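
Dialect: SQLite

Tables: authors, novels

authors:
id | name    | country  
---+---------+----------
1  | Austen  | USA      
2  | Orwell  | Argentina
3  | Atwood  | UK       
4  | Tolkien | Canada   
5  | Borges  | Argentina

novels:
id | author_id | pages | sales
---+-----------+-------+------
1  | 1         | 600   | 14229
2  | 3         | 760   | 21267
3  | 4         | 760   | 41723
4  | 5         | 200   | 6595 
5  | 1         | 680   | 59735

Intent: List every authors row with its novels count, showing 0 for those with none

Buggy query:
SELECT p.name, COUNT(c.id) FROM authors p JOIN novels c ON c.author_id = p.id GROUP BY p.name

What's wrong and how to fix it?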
+++++
__EXERCISE PROMPT__: Repeat each entry exactly.

__RESPONSE__:
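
Dialect: SQLite

Tables: authors, novels

authors:
id | name    | country  
---+---------+----------
1  | Austen  | USA      
2  | Orwell  | Argentina
3  | Atwood  | UK       
4  | Tolkien | Canada   
5  | Borges  | Argentina

novels:
id | author_id | pages | sales
---+-----------+-------+------
1  | 1         | 600   | 14229
2  | 3         | 760   | 21267
3  | 4         | 760   | 41723
4  | 5         | 200   | 6595 
5  | 1         | 680   | 59735

Intent: List every authors row with its novels count, showing 0 for those with none

Buggy query:
SELECT p.name, COUNT(c.id) FROM authors p JOIN novels c ON c.author_id = p.id GROUP BY p.name

What's wrong and how to fix it?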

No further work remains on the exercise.